WHAT YOU HAVE TO DO: Go through the records and tally the lines that include the word "this". The answer is that total alone.

Saved data entries
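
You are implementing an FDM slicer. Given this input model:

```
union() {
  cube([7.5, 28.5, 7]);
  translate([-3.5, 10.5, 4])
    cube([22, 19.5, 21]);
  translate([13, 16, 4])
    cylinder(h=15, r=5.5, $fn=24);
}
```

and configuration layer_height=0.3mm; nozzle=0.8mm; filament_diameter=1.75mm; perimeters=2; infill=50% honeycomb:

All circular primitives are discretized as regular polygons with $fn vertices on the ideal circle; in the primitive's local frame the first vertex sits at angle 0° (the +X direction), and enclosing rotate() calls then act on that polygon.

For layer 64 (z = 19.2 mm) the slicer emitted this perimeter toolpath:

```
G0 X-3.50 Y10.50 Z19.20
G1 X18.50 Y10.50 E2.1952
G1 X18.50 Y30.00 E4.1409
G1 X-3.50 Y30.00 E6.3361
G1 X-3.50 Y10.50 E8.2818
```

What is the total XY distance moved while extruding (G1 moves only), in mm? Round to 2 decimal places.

83.00 mm

Sum the Euclidean lengths of each G1 segment: total = 83.00 mm.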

EXERCISE RESULT: 2